## PROBLEM TO WORK ON:
In the records below, some lines contain the word "physical". Copy each of them.

## STUDY MATERIAL:
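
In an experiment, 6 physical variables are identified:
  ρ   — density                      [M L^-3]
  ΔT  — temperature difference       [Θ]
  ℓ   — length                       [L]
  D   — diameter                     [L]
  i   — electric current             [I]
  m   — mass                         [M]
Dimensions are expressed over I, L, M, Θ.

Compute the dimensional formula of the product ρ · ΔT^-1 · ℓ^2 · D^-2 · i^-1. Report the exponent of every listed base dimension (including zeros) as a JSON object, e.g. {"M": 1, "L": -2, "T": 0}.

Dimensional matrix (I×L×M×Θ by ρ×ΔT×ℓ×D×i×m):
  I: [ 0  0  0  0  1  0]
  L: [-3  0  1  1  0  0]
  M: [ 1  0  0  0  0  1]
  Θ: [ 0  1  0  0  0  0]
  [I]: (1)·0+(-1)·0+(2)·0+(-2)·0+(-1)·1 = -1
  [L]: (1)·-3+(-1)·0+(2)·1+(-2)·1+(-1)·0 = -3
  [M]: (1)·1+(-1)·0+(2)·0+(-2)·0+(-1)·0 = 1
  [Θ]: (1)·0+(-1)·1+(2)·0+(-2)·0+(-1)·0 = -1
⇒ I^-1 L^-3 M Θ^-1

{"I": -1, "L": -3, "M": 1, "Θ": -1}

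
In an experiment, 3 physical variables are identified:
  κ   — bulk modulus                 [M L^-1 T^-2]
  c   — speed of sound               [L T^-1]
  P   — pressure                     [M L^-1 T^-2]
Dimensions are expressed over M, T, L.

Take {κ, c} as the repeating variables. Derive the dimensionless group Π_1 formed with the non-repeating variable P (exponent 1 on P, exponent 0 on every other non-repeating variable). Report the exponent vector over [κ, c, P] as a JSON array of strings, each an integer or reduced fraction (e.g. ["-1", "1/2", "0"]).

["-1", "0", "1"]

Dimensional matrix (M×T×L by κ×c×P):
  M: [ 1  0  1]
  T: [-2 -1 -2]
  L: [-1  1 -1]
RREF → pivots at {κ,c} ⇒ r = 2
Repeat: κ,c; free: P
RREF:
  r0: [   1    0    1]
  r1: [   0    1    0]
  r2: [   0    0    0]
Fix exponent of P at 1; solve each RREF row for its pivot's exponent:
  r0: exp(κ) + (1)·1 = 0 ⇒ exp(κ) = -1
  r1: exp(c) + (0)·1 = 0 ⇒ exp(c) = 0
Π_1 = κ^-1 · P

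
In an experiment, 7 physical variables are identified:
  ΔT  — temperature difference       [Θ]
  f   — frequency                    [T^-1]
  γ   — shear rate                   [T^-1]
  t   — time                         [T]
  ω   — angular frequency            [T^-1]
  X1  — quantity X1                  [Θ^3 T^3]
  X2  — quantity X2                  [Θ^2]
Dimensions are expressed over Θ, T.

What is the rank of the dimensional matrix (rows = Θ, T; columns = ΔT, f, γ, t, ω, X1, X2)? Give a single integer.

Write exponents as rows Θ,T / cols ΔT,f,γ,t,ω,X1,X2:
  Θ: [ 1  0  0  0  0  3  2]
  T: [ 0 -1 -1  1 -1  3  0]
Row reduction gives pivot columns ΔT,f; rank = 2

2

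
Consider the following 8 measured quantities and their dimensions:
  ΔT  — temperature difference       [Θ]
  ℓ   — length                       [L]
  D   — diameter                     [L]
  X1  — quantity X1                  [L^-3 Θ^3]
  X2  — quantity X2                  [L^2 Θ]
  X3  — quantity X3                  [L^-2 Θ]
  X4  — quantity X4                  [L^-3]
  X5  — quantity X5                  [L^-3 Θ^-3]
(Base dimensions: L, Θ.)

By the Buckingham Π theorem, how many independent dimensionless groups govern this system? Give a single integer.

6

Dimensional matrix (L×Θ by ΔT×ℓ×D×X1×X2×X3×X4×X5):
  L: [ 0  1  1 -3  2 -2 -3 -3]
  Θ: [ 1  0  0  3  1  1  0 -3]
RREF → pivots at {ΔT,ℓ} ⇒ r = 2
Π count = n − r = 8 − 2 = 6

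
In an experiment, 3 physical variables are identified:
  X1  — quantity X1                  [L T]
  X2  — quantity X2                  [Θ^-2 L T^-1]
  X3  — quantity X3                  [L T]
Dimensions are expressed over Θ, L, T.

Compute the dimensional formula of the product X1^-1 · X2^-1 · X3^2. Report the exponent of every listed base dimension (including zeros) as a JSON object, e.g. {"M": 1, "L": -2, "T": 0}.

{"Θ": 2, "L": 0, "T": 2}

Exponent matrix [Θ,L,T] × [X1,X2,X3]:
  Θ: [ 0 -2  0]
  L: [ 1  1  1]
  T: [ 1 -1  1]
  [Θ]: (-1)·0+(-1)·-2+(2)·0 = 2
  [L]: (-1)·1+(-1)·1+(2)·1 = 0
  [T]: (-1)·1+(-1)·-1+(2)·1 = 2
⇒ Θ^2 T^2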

## WRITTEN SOLUTION:
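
In an experiment, 6 physical variables are identified:
In an experiment, 3 physical variables are identified:
In an experiment, 7 physical variables are identified:
In an experiment, 3 physical variables are identified: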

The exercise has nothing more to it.